> _What needs to be done_:
Filter the records below for the word "sqrt". Keep each line that has it.

(Excerpts from a dataset)
╔══
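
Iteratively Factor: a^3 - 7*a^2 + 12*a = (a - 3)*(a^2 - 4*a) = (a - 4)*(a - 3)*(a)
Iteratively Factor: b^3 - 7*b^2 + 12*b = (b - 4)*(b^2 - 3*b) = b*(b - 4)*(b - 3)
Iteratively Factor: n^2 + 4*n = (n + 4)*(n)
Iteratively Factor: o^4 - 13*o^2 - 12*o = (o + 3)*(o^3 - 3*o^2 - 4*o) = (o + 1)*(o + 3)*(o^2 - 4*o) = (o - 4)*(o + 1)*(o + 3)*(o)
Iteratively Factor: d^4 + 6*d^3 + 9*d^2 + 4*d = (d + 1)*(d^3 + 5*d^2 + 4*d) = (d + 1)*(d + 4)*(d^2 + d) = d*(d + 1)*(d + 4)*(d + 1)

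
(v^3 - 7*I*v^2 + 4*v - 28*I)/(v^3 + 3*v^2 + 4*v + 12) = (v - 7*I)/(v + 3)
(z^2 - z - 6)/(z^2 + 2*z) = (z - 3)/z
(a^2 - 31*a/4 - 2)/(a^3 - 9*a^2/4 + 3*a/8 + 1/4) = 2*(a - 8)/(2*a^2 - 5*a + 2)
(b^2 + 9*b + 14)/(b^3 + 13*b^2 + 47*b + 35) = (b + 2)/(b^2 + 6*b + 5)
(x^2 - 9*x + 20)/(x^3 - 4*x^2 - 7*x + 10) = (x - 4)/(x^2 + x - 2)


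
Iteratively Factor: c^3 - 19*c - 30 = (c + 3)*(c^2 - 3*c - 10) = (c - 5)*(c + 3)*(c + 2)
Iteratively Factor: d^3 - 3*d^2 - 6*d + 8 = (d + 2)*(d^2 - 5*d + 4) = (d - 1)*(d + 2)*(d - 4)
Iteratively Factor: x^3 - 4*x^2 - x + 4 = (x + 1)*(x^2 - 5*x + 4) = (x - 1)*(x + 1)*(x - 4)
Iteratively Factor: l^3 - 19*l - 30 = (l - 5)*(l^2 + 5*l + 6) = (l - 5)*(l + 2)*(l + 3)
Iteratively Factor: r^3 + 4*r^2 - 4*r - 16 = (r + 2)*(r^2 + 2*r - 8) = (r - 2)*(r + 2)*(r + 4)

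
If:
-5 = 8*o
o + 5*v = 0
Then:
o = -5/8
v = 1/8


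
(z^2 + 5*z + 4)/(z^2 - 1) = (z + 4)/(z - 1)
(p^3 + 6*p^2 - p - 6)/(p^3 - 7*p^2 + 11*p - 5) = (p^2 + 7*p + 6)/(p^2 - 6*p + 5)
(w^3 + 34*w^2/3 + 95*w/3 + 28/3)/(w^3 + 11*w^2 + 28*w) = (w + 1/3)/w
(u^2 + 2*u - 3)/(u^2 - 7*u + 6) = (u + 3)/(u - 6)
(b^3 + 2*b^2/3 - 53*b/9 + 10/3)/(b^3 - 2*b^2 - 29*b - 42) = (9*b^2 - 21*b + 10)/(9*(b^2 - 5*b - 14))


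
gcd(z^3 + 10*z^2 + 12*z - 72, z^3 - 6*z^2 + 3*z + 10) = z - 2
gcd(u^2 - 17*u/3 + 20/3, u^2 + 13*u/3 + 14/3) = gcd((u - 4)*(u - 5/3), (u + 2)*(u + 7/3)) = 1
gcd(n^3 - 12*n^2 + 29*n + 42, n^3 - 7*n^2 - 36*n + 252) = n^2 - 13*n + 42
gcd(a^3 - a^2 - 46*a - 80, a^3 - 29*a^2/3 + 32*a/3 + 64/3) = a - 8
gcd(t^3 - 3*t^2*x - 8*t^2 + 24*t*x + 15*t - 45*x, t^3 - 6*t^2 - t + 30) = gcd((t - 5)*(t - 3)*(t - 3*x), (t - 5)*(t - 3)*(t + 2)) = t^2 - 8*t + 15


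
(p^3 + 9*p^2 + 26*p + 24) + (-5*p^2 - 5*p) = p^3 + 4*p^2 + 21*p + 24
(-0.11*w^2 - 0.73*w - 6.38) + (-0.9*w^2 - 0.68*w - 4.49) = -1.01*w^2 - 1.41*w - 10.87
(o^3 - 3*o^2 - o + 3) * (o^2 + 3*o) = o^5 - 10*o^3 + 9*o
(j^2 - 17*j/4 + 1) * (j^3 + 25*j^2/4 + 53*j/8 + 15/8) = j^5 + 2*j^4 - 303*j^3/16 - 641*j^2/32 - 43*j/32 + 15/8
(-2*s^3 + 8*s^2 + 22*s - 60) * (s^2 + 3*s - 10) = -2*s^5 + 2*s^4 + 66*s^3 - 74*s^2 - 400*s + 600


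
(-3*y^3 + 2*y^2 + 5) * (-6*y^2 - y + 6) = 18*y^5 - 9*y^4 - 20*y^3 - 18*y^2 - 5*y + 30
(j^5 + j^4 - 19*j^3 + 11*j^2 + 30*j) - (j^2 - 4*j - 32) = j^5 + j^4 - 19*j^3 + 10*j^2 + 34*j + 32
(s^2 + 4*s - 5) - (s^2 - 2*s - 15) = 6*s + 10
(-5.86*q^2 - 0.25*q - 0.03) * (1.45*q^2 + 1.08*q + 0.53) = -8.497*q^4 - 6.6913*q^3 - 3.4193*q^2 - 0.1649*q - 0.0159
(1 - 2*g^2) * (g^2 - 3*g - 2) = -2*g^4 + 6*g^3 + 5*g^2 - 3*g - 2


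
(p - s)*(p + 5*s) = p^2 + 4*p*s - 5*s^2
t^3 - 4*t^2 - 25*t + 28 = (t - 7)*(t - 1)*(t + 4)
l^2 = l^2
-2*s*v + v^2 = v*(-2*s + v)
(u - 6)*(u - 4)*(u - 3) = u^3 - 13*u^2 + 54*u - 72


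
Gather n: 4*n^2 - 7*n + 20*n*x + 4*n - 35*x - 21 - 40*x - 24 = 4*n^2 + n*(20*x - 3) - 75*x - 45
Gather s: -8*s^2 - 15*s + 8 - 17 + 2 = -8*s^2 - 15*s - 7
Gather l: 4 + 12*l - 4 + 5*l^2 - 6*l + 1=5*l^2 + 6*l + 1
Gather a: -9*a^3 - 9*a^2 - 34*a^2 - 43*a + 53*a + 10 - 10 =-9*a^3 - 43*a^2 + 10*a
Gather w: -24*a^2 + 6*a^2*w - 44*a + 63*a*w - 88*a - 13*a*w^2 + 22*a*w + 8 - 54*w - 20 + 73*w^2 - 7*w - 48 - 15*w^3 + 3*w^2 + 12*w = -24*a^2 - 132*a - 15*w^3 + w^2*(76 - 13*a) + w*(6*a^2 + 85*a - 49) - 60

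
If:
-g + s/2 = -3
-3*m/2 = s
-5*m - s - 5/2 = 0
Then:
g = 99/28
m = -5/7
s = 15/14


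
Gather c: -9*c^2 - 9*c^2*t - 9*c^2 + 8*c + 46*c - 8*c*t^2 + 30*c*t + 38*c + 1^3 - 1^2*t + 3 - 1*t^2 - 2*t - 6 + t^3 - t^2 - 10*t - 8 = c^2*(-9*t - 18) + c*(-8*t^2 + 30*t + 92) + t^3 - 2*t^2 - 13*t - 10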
╚══
╔══
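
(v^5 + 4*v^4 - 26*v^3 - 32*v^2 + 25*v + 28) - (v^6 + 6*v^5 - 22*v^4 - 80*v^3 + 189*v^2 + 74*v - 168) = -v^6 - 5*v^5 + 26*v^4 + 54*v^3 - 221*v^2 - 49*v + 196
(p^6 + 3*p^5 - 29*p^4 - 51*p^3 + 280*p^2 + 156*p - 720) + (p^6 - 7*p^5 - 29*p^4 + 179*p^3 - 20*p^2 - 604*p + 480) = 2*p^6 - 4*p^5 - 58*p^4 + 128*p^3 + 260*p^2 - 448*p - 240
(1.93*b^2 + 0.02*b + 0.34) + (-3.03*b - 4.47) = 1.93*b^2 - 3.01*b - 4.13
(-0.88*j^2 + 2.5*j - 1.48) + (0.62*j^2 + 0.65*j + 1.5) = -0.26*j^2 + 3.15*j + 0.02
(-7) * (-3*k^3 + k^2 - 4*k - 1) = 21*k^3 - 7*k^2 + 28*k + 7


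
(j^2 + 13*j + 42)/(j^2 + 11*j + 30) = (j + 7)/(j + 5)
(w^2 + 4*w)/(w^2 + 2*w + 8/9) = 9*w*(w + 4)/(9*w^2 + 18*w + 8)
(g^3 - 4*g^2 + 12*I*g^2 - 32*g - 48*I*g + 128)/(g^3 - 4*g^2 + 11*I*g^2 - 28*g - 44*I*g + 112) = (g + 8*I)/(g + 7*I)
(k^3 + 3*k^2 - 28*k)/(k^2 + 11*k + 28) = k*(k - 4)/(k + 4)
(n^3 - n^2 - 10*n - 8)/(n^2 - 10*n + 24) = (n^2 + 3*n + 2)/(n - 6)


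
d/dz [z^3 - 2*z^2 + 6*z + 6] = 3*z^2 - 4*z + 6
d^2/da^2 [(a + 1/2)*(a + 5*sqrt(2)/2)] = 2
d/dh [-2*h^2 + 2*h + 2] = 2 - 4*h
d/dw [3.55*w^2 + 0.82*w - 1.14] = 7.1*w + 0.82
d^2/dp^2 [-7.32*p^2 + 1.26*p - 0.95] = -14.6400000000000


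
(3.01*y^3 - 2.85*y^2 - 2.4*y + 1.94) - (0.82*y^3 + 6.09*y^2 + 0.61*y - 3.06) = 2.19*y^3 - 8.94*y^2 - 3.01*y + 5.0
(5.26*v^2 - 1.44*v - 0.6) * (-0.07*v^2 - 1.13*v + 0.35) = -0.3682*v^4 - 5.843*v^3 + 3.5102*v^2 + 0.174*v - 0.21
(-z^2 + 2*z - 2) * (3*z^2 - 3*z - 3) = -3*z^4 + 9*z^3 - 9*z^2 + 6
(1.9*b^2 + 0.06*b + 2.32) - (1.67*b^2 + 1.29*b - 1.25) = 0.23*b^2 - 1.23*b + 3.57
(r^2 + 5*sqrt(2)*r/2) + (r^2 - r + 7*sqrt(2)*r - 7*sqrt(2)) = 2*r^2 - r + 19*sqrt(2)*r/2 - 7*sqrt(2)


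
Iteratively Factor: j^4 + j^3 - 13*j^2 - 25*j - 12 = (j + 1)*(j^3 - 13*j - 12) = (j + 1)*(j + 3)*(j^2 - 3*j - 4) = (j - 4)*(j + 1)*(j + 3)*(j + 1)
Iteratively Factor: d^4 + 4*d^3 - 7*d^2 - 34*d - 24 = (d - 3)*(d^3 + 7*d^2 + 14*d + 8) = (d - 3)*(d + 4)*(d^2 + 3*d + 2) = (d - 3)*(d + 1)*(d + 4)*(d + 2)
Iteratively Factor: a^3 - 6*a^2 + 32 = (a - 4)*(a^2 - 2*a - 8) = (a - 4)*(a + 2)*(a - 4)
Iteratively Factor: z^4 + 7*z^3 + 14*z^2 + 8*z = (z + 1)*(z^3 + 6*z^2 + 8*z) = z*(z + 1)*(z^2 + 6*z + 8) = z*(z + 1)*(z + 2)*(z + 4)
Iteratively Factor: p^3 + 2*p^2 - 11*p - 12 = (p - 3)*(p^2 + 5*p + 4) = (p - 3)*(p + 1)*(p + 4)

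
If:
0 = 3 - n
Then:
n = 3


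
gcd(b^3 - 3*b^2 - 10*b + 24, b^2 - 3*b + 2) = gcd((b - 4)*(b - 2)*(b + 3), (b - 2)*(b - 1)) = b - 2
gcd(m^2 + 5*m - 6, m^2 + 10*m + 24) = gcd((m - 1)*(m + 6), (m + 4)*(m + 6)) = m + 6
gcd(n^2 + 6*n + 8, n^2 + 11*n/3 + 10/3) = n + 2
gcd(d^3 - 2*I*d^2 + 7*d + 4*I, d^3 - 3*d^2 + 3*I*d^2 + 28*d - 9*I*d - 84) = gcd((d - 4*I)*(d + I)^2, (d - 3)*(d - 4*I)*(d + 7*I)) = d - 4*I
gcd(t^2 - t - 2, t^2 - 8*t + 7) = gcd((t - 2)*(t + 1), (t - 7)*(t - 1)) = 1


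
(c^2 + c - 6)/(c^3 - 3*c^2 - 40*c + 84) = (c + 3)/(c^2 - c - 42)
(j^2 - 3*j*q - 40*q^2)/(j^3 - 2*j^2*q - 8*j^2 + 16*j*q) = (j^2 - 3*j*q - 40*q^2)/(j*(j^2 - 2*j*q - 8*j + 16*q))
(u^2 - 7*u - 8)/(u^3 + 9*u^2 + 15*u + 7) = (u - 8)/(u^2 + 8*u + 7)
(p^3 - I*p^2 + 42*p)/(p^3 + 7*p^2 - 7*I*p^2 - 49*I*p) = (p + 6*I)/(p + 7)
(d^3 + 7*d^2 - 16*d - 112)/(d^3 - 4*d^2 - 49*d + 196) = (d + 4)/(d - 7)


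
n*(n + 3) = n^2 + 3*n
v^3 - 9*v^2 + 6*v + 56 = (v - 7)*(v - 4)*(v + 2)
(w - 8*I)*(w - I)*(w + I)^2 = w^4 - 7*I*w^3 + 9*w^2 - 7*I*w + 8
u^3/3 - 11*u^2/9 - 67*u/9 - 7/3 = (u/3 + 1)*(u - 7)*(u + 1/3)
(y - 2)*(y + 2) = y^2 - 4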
╚══
> _Exercise answer_:
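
d^2/da^2 [(a + 1/2)*(a + 5*sqrt(2)/2)] = 2
(r^2 + 5*sqrt(2)*r/2) + (r^2 - r + 7*sqrt(2)*r - 7*sqrt(2)) = 2*r^2 - r + 19*sqrt(2)*r/2 - 7*sqrt(2)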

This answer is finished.